→ **Work instruction**
Keep every line of the data below that has the string "Coulomb" and present those lines.

→ **Provided information**
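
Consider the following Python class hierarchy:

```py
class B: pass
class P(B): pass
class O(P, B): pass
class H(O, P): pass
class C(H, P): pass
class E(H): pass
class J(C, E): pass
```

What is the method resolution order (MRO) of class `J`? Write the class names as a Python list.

[J, C, E, H, O, P, B, object]

L[J] = J + merge(L[C], L[E], [C E])
  take C:  [C H O P B object] + [E H O P B object] + [C E]
  take E:  [H O P B object] + [E H O P B object] + [E]
  take H:  [H O P B object] + [H O P B object]
  take O:  [O P B object] + [O P B object]
  take P:  [P B object] + [P B object]
  take B:  [B object] + [B object]
  take object:  [object] + [object]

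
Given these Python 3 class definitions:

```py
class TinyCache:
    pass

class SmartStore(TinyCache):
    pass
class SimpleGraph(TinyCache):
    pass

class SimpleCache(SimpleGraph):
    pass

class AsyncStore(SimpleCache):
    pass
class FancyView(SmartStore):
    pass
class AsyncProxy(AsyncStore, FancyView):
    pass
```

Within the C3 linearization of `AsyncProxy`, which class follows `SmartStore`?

L[AsyncProxy] = AsyncProxy + merge(L[AsyncStore], L[FancyView], [AsyncStore FancyView])
  take AsyncStore:  [AsyncStore SimpleCache SimpleGraph TinyCache object] + [FancyView SmartStore TinyCache object] + [AsyncStore FancyView]
  take SimpleCache:  [SimpleCache SimpleGraph TinyCache object] + [FancyView SmartStore TinyCache object] + [FancyView]
  take SimpleGraph:  [SimpleGraph TinyCache object] + [FancyView SmartStore TinyCache object] + [FancyView]
  take FancyView:  [TinyCache object] + [FancyView SmartStore TinyCache object] + [FancyView]
  take SmartStore:  [TinyCache object] + [SmartStore TinyCache object]
  take TinyCache:  [TinyCache object] + [TinyCache object]
  take object:  [object] + [object]
MRO: AsyncProxy AsyncStore SimpleCache SimpleGraph FancyView SmartStore TinyCache object
SmartStore is at position 5; next is TinyCache.

TinyCache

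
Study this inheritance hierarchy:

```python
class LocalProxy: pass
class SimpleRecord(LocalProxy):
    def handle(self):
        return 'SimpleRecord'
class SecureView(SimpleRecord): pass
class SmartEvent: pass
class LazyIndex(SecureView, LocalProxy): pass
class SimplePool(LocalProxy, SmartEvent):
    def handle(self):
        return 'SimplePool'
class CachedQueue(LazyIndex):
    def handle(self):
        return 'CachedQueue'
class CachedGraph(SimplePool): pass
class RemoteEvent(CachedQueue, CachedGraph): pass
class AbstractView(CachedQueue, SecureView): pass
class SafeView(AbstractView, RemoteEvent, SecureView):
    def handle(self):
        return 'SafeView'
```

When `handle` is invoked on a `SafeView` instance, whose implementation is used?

L[SafeView] = SafeView + merge(L[AbstractView], L[RemoteEvent], L[SecureView], [AbstractView RemoteEvent SecureView])
  take AbstractView:  [AbstractView CachedQueue LazyIndex SecureView SimpleRecord LocalProxy object] + [RemoteEvent CachedQueue LazyIndex SecureView SimpleRecord CachedGraph SimplePool LocalProxy SmartEvent object] + [SecureView SimpleRecord LocalProxy object] + [AbstractView RemoteEvent SecureView]
  take RemoteEvent:  [CachedQueue LazyIndex SecureView SimpleRecord LocalProxy object] + [RemoteEvent CachedQueue LazyIndex SecureView SimpleRecord CachedGraph SimplePool LocalProxy SmartEvent object] + [SecureView SimpleRecord LocalProxy object] + [RemoteEvent SecureView]
  take CachedQueue:  [CachedQueue LazyIndex SecureView SimpleRecord LocalProxy object] + [CachedQueue LazyIndex SecureView SimpleRecord CachedGraph SimplePool LocalProxy SmartEvent object] + [SecureView SimpleRecord LocalProxy object] + [SecureView]
  take LazyIndex:  [LazyIndex SecureView SimpleRecord LocalProxy object] + [LazyIndex SecureView SimpleRecord CachedGraph SimplePool LocalProxy SmartEvent object] + [SecureView SimpleRecord LocalProxy object] + [SecureView]
  take SecureView:  [SecureView SimpleRecord LocalProxy object] + [SecureView SimpleRecord CachedGraph SimplePool LocalProxy SmartEvent object] + [SecureView SimpleRecord LocalProxy object] + [SecureView]
  take SimpleRecord:  [SimpleRecord LocalProxy object] + [SimpleRecord CachedGraph SimplePool LocalProxy SmartEvent object] + [SimpleRecord LocalProxy object]
  take CachedGraph:  [LocalProxy object] + [CachedGraph SimplePool LocalProxy SmartEvent object] + [LocalProxy object]
  take SimplePool:  [LocalProxy object] + [SimplePool LocalProxy SmartEvent object] + [LocalProxy object]
  take LocalProxy:  [LocalProxy object] + [LocalProxy SmartEvent object] + [LocalProxy object]
  take SmartEvent:  [object] + [SmartEvent object] + [object]
  take object:  [object] + [object] + [object]
MRO: SafeView AbstractView RemoteEvent CachedQueue LazyIndex SecureView SimpleRecord CachedGraph SimplePool LocalProxy SmartEvent object
handle is defined in: CachedQueue, SafeView, SimplePool, SimpleRecord. First along the MRO is SafeView.

SafeView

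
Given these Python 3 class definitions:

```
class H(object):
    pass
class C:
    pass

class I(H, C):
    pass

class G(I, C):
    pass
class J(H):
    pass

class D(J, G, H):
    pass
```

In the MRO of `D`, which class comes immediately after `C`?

object

L[D] = D + merge(L[J], L[G], L[H], [J G H])
  take J:  [J H object] + [G I H C object] + [H object] + [J G H]
  take G:  [H object] + [G I H C object] + [H object] + [G H]
  take I:  [H object] + [I H C object] + [H object] + [H]
  take H:  [H object] + [H C object] + [H object] + [H]
  take C:  [object] + [C object] + [object]
  take object:  [object] + [object] + [object]
MRO: D J G I H C object
C is at position 5; next is object.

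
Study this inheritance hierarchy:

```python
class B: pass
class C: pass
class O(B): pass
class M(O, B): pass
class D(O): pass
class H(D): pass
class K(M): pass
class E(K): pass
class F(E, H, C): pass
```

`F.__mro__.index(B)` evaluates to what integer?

7

L[F] = F + merge(L[E], L[H], L[C], [E H C])
  take E:  [E K M O B object] + [H D O B object] + [C object] + [E H C]
  take K:  [K M O B object] + [H D O B object] + [C object] + [H C]
  take M:  [M O B object] + [H D O B object] + [C object] + [H C]
  take H:  [O B object] + [H D O B object] + [C object] + [H C]
  take D:  [O B object] + [D O B object] + [C object] + [C]
  take O:  [O B object] + [O B object] + [C object] + [C]
  take B:  [B object] + [B object] + [C object] + [C]
  take C:  [object] + [object] + [C object] + [C]
  take object:  [object] + [object] + [object]
MRO: F E K M H D O B C object
B sits at index 7.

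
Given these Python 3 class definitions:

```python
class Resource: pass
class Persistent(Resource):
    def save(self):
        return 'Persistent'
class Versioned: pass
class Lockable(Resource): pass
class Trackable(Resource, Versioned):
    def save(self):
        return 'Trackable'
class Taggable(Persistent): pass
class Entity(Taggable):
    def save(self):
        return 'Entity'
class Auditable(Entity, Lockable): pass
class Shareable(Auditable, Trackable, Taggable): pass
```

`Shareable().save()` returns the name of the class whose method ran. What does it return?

L[Shareable] = Shareable + merge(L[Auditable], L[Trackable], L[Taggable], [Auditable Trackable Taggable])
  take Auditable:  [Auditable Entity Taggable Persistent Lockable Resource object] + [Trackable Resource Versioned object] + [Taggable Persistent Resource object] + [Auditable Trackable Taggable]
  take Entity:  [Entity Taggable Persistent Lockable Resource object] + [Trackable Resource Versioned object] + [Taggable Persistent Resource object] + [Trackable Taggable]
  take Trackable:  [Taggable Persistent Lockable Resource object] + [Trackable Resource Versioned object] + [Taggable Persistent Resource object] + [Trackable Taggable]
  take Taggable:  [Taggable Persistent Lockable Resource object] + [Resource Versioned object] + [Taggable Persistent Resource object] + [Taggable]
  take Persistent:  [Persistent Lockable Resource object] + [Resource Versioned object] + [Persistent Resource object]
  take Lockable:  [Lockable Resource object] + [Resource Versioned object] + [Resource object]
  take Resource:  [Resource object] + [Resource Versioned object] + [Resource object]
  take Versioned:  [object] + [Versioned object] + [object]
  take object:  [object] + [object] + [object]
MRO: Shareable Auditable Entity Trackable Taggable Persistent Lockable Resource Versioned object
save is defined in: Entity, Persistent, Trackable. First along the MRO is Entity.

Entity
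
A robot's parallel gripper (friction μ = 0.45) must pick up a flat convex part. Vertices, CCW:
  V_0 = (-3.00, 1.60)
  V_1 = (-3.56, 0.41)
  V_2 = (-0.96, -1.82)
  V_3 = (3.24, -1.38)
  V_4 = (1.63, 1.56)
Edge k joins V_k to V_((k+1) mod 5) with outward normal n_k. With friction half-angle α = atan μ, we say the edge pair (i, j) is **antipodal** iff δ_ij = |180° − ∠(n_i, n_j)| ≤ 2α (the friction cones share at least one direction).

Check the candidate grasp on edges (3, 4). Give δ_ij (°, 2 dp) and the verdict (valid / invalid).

α = atan 0.45 = 24.23°;  2α = 48.46°
edge 3: e_3 = (-1.61, +2.94);  n_3 = (+0.8771, +0.4803)
edge 4: e_4 = (-4.63, +0.04);  n_4 = (+0.0086, +1.0000)
∠(n_3, n_4) = 60.80°
δ = |180° − 60.80°| = 119.20°
119.20° > 2α = 48.46°  →  invalid

δ = 119.20°, invalid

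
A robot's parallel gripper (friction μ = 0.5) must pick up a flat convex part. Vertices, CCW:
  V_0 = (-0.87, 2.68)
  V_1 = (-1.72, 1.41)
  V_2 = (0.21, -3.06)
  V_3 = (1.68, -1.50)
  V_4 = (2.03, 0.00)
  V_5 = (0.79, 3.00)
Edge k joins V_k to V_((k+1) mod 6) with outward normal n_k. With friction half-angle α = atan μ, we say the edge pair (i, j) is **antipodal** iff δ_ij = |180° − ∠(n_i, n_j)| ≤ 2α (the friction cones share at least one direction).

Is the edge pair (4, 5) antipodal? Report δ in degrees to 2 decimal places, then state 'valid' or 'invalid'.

α = atan 0.5 = 26.57°;  2α = 53.13°
edge 4: e_4 = (-1.24, +3.00);  n_4 = (+0.9242, +0.3820)
edge 5: e_5 = (-1.66, -0.32);  n_5 = (-0.1893, +0.9819)
∠(n_4, n_5) = 78.45°
δ = |180° − 78.45°| = 101.55°
101.55° > 2α = 53.13°  →  invalid

δ = 101.55°, invalid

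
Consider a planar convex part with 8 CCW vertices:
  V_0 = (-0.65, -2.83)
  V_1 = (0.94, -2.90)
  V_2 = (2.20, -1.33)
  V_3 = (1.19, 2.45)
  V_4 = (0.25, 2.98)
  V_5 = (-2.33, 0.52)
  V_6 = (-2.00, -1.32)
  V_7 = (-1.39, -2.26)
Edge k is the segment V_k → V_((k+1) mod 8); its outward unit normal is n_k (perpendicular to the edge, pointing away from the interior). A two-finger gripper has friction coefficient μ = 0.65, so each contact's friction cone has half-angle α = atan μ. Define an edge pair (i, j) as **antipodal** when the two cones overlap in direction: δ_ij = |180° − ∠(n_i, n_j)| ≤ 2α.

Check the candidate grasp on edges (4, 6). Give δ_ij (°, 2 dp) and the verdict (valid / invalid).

δ = 100.66°, invalid

α = atan 0.65 = 33.02°;  2α = 66.05°
edge 4: e_4 = (-2.58, -2.46);  n_4 = (-0.6901, +0.7237)
edge 6: e_6 = (+0.61, -0.94);  n_6 = (-0.8389, -0.5444)
∠(n_4, n_6) = 79.34°
δ = |180° − 79.34°| = 100.66°
100.66° > 2α = 66.05°  →  invalid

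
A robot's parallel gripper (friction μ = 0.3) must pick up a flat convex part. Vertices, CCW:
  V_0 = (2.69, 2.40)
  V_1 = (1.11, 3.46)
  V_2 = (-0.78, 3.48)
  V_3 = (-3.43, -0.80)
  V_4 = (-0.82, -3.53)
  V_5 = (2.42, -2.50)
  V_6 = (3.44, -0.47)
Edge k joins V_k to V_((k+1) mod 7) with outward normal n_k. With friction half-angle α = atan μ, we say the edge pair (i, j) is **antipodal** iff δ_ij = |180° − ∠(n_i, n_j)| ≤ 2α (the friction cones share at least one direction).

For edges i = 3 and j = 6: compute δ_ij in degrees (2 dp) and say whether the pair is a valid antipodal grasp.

δ = 29.07°, valid

α = atan 0.3 = 16.70°;  2α = 33.40°
edge 3: e_3 = (+2.61, -2.73);  n_3 = (-0.7228, -0.6910)
edge 6: e_6 = (-0.75, +2.87);  n_6 = (+0.9675, +0.2528)
∠(n_3, n_6) = 150.93°
δ = |180° − 150.93°| = 29.07°
29.07° ≤ 2α = 33.40°  →  valid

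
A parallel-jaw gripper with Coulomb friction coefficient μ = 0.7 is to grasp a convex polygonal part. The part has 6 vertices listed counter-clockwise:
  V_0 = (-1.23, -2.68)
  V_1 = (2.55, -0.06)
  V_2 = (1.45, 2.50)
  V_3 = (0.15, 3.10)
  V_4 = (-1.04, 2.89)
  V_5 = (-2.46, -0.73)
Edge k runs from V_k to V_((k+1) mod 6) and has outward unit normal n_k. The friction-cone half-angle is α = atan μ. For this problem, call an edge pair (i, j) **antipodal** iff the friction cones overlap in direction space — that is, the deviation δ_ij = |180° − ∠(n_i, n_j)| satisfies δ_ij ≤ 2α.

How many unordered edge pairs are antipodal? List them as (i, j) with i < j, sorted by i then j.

α = atan 0.7 = 34.99°;  2α = 69.98°
n_0 = (+0.5697, -0.8219)
n_1 = (+0.9188, +0.3948)
n_2 = (+0.4191, +0.9080)
n_3 = (-0.1738, +0.9848)
n_4 = (-0.9309, +0.3652)
n_5 = (-0.8458, -0.5335)
  (0,1): δ = 101.47°  ·
  (0,2): δ = 59.50°  ✓
  (0,3): δ = 24.72°  ✓
  (0,4): δ = 33.85°  ✓
  (0,5): δ = 87.52°  ·
  (1,2): δ = 138.03°  ·
  (1,3): δ = 103.24°  ·
  (1,4): δ = 44.67°  ✓
  (1,5): δ = 8.99°  ✓
  (2,3): δ = 145.22°  ·
  (2,4): δ = 86.64°  ·
  (2,5): δ = 32.98°  ✓
  (3,4): δ = 121.43°  ·
  (3,5): δ = 67.77°  ✓
  (4,5): δ = 126.34°  ·
antipodal pairs: 7

count = 7; pairs: (0,2), (0,3), (0,4), (1,4), (1,5), (2,5), (3,5)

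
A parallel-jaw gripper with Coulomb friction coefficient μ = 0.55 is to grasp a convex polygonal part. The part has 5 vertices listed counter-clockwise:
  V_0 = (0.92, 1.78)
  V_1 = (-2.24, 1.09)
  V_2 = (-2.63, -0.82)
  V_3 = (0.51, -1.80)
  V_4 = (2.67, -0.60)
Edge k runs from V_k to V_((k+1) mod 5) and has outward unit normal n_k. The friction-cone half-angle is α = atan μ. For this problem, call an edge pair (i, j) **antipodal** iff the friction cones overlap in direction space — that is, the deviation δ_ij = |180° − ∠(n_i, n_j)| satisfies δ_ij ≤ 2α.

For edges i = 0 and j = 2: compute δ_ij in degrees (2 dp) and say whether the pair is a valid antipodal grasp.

δ = 29.65°, valid

α = atan 0.55 = 28.81°;  2α = 57.62°
edge 0: e_0 = (-3.16, -0.69);  n_0 = (-0.2133, +0.9770)
edge 2: e_2 = (+3.14, -0.98);  n_2 = (-0.2979, -0.9546)
∠(n_0, n_2) = 150.35°
δ = |180° − 150.35°| = 29.65°
29.65° ≤ 2α = 57.62°  →  valid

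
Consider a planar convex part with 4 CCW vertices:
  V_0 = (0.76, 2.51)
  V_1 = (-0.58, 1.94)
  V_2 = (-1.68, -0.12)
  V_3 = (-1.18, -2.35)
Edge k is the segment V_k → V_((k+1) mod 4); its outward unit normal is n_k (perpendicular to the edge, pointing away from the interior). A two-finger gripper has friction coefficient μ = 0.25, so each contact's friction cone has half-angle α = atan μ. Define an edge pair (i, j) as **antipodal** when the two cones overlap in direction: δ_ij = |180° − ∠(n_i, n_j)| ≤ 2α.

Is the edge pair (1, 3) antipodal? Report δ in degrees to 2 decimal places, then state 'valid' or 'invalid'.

δ = 6.34°, valid

α = atan 0.25 = 14.04°;  2α = 28.07°
edge 1: e_1 = (-1.10, -2.06);  n_1 = (-0.8821, +0.4710)
edge 3: e_3 = (+1.94, +4.86);  n_3 = (+0.9287, -0.3707)
∠(n_1, n_3) = 173.66°
δ = |180° − 173.66°| = 6.34°
6.34° ≤ 2α = 28.07°  →  valid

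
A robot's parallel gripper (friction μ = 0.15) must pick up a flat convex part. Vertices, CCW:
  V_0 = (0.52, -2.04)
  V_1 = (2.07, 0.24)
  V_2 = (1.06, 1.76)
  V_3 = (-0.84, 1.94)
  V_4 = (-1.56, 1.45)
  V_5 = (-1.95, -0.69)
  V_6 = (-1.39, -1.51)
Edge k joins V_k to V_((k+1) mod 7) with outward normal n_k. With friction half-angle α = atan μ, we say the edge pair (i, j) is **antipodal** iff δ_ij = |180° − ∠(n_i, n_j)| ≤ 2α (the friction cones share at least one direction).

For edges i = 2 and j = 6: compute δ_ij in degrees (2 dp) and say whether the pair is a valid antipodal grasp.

δ = 10.10°, valid

α = atan 0.15 = 8.53°;  2α = 17.06°
edge 2: e_2 = (-1.90, +0.18);  n_2 = (+0.0943, +0.9955)
edge 6: e_6 = (+1.91, -0.53);  n_6 = (-0.2674, -0.9636)
∠(n_2, n_6) = 169.90°
δ = |180° − 169.90°| = 10.10°
10.10° ≤ 2α = 17.06°  →  valid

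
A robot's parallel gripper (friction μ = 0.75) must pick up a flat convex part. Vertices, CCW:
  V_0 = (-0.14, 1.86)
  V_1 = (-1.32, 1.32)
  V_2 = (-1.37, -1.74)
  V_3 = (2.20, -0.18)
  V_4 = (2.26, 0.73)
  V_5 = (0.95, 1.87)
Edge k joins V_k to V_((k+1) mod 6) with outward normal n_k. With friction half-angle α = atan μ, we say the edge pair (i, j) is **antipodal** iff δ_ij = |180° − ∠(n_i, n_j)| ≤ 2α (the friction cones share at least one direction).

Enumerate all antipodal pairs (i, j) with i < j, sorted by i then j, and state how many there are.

count = 7; pairs: (0,2), (0,3), (1,2), (1,3), (1,4), (2,4), (2,5)

α = atan 0.75 = 36.87°;  2α = 73.74°
n_0 = (-0.4161, +0.9093)
n_1 = (-0.9999, +0.0163)
n_2 = (+0.4004, -0.9163)
n_3 = (+0.9978, -0.0658)
n_4 = (+0.6565, +0.7544)
n_5 = (-0.0092, +1.0000)
  (0,1): δ = 115.53°  ·
  (0,2): δ = 0.99°  ✓
  (0,3): δ = 61.64°  ✓
  (0,4): δ = 114.38°  ·
  (0,5): δ = 155.94°  ·
  (1,2): δ = 65.46°  ✓
  (1,3): δ = 2.84°  ✓
  (1,4): δ = 49.91°  ✓
  (1,5): δ = 91.46°  ·
  (2,3): δ = 117.38°  ·
  (2,4): δ = 64.63°  ✓
  (2,5): δ = 23.08°  ✓
  (3,4): δ = 127.26°  ·
  (3,5): δ = 85.70°  ·
  (4,5): δ = 138.44°  ·
antipodal pairs: 7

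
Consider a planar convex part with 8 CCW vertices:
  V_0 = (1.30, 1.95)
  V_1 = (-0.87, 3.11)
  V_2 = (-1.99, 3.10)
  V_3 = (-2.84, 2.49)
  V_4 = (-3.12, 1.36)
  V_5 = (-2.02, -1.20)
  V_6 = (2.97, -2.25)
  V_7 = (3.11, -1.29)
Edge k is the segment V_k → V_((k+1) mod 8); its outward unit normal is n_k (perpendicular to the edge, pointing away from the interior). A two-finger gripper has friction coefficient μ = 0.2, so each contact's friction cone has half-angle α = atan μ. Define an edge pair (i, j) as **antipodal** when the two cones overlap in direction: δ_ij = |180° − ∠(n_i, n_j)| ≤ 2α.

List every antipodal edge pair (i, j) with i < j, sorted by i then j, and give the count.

count = 4; pairs: (0,5), (1,5), (3,6), (4,7)

α = atan 0.2 = 11.31°;  2α = 22.62°
n_0 = (+0.4714, +0.8819)
n_1 = (-0.0089, +1.0000)
n_2 = (-0.5830, +0.8124)
n_3 = (-0.9706, +0.2405)
n_4 = (-0.9188, -0.3948)
n_5 = (-0.2059, -0.9786)
n_6 = (+0.9895, -0.1443)
n_7 = (+0.8730, +0.4877)
  (0,1): δ = 151.36°  ·
  (0,2): δ = 116.21°  ·
  (0,3): δ = 75.79°  ·
  (0,4): δ = 38.62°  ·
  (0,5): δ = 16.24°  ✓
  (0,6): δ = 109.83°  ·
  (0,7): δ = 147.32°  ·
  (1,2): δ = 144.85°  ·
  (1,3): δ = 104.43°  ·
  (1,4): δ = 67.26°  ·
  (1,5): δ = 12.39°  ✓
  (1,6): δ = 81.19°  ·
  (1,7): δ = 118.68°  ·
  (2,3): δ = 139.58°  ·
  (2,4): δ = 102.41°  ·
  (2,5): δ = 47.55°  ·
  (2,6): δ = 46.04°  ·
  (2,7): δ = 83.52°  ·
  (3,4): δ = 142.83°  ·
  (3,5): δ = 87.97°  ·
  (3,6): δ = 5.62°  ✓
  (3,7): δ = 43.11°  ·
  (4,5): δ = 125.14°  ·
  (4,6): δ = 31.55°  ·
  (4,7): δ = 5.94°  ✓
  (5,6): δ = 86.41°  ·
  (5,7): δ = 48.93°  ·
  (6,7): δ = 142.51°  ·
antipodal pairs: 4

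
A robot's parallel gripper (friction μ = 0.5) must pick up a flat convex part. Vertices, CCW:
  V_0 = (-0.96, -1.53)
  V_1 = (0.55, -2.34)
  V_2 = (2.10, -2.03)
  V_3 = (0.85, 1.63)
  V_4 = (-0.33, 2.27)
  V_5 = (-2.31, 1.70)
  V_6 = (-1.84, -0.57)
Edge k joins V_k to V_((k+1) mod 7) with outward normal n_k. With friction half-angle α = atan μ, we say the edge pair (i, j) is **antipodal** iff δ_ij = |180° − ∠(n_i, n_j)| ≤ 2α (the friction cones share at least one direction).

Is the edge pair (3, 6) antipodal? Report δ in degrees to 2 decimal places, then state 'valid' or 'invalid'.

α = atan 0.5 = 26.57°;  2α = 53.13°
edge 3: e_3 = (-1.18, +0.64);  n_3 = (+0.4768, +0.8790)
edge 6: e_6 = (+0.88, -0.96);  n_6 = (-0.7372, -0.6757)
∠(n_3, n_6) = 160.98°
δ = |180° − 160.98°| = 19.02°
19.02° ≤ 2α = 53.13°  →  valid

δ = 19.02°, valid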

→ **Task result**
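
A parallel-jaw gripper with Coulomb friction coefficient μ = 0.7 is to grasp a convex polygonal part. The part has 6 vertices listed counter-clockwise:
A parallel-jaw gripper with Coulomb friction coefficient μ = 0.55 is to grasp a convex polygonal part. The part has 5 vertices listed counter-clockwise: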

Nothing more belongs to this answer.